◆ **Goal of the exercise**:
From the entries that follow, copy every line with the word "written".
*** Block opens ***
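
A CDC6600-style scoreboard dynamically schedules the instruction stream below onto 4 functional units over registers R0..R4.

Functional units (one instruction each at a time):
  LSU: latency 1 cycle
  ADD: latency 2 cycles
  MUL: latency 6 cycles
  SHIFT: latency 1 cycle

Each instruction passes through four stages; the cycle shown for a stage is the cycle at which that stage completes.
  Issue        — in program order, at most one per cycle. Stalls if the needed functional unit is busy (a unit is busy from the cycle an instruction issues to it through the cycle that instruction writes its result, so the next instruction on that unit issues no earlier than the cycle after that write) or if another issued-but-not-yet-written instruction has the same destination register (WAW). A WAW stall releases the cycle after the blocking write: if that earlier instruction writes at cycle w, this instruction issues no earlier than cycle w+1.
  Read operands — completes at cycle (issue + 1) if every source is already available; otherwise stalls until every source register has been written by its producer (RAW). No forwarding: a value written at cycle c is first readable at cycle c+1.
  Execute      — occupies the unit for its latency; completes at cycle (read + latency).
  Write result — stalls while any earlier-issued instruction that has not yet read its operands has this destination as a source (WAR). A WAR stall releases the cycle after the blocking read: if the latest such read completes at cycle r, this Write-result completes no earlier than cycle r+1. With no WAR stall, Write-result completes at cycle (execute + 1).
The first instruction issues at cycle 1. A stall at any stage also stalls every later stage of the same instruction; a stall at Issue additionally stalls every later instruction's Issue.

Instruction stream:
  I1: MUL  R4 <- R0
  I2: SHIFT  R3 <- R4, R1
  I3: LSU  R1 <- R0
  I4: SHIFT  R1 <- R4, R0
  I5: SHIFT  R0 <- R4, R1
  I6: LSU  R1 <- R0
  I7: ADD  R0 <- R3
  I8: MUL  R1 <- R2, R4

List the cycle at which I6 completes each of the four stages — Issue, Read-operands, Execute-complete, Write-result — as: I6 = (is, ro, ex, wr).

[1] issue I1 (MUL)
[2] I1 read-ops · issue I2 (SHIFT)
[3] issue I3 (LSU)
[4] I3 read-ops
[5] I3 finished on LSU
[8] I1 finished on MUL
[9] I1→R4
[10] I2 read-ops
[11] I2 finished on SHIFT · I3→R1
[12] I2→R3
[13] issue I4 (SHIFT)
[14] I4 read-ops
[15] I4 finished on SHIFT
[16] I4→R1
[17] issue I5 (SHIFT)
[18] I5 read-ops · issue I6 (LSU)
[19] I5 finished on SHIFT
[20] I5→R0
[21] I6 read-ops · issue I7 (ADD)
[22] I6 finished on LSU · I7 read-ops
[23] I6→R1
[24] I7 finished on ADD · issue I8 (MUL)
[25] I7→R0 · I8 read-ops
[31] I8 finished on MUL
[32] I8→R1

I6 = (18, 21, 22, 23)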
*** Block closes ***
◆ **Your response**:
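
  Issue        — in program order, at most one per cycle. Stalls if the needed functional unit is busy (a unit is busy from the cycle an instruction issues to it through the cycle that instruction writes its result, so the next instruction on that unit issues no earlier than the cycle after that write) or if another issued-but-not-yet-written instruction has the same destination register (WAW). A WAW stall releases the cycle after the blocking write: if that earlier instruction writes at cycle w, this instruction issues no earlier than cycle w+1.
  Read operands — completes at cycle (issue + 1) if every source is already available; otherwise stalls until every source register has been written by its producer (RAW). No forwarding: a value written at cycle c is first readable at cycle c+1.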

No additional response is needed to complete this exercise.